_Activity_.
Repeat only the stretch of lines below that runs from the line with "step 2: v=0.25, ω=0.0, dt=0.5" through the line with "step 5: v=-1.5, ω=-0.25, dt=2.5", unaltered.

==== Given data ====

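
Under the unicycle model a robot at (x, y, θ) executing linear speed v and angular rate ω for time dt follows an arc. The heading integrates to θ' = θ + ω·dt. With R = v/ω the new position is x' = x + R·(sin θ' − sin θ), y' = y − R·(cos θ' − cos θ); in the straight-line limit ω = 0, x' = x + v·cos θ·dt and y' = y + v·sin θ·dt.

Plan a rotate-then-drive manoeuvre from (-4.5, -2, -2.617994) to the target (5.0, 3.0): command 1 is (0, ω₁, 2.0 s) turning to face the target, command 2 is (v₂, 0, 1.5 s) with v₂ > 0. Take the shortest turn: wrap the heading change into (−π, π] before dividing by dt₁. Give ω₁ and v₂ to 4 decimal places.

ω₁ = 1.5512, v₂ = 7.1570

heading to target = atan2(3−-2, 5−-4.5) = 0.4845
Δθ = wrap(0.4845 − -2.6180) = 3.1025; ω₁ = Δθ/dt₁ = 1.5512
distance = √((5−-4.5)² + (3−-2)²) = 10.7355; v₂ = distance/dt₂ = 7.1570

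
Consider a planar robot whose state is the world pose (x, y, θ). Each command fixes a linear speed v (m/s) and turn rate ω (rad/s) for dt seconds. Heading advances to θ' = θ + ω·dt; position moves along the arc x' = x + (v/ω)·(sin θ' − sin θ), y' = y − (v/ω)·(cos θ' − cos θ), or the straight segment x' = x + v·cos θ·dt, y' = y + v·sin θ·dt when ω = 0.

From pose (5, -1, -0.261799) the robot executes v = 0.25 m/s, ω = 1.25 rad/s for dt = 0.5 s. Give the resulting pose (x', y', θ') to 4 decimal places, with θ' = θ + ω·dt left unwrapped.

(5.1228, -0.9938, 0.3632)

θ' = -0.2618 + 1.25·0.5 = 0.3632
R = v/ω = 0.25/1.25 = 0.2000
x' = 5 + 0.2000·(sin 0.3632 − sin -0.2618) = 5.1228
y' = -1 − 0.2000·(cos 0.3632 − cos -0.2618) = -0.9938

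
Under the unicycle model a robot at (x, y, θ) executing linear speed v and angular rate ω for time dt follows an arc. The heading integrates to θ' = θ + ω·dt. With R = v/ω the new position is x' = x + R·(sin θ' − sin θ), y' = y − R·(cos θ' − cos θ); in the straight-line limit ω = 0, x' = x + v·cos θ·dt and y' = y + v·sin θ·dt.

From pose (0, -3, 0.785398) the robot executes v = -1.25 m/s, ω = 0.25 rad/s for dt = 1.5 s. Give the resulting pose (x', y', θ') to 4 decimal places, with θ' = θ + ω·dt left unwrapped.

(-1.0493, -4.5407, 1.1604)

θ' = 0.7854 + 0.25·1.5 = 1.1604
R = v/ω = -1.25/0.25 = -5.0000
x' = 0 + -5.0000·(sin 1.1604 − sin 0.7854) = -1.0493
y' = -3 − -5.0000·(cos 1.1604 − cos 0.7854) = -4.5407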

====
==== Given data ====

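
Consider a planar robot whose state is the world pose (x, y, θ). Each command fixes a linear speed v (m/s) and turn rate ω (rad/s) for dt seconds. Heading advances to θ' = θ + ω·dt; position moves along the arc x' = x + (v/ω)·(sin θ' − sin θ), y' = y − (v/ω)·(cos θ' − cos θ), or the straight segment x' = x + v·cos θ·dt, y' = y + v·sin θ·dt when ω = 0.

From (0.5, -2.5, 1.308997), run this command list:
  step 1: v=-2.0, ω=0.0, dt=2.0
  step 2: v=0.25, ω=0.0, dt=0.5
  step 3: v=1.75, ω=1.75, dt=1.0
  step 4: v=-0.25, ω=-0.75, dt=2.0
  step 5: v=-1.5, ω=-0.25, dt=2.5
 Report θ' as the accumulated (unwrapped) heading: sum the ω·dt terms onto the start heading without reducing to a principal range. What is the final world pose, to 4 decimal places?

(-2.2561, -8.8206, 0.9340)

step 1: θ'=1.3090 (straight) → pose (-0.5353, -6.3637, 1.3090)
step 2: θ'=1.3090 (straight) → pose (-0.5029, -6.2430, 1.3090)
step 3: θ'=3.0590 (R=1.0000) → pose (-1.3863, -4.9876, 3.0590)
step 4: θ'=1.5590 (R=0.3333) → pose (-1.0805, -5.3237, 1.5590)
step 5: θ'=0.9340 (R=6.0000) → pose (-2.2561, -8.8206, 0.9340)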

====

_Final answer_.
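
  step 2: v=0.25, ω=0.0, dt=0.5
  step 3: v=1.75, ω=1.75, dt=1.0
  step 4: v=-0.25, ω=-0.75, dt=2.0
  step 5: v=-1.5, ω=-0.25, dt=2.5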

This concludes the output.